Exercise directions:
Print the whole listing, character for character.

=== Information provided ===

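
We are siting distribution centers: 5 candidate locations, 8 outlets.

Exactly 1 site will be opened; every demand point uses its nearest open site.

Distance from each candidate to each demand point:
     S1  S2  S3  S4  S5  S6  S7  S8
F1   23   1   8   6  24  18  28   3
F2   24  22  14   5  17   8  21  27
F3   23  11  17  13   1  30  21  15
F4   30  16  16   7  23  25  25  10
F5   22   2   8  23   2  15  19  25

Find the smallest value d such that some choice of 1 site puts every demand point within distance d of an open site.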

===

Reply:
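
We are siting distribution centers: 5 candidate locations, 8 outlets.

Exactly 1 site will be opened; every demand point uses its nearest open site.

Distance from each candidate to each demand point:
     S1  S2  S3  S4  S5  S6  S7  S8
F1   23   1   8   6  24  18  28   3
F2   24  22  14   5  17   8  21  27
F3   23  11  17  13   1  30  21  15
F4   30  16  16   7  23  25  25  10
F5   22   2   8  23   2  15  19  25

Find the smallest value d such that some choice of 1 site puts every demand point within distance d of an open site.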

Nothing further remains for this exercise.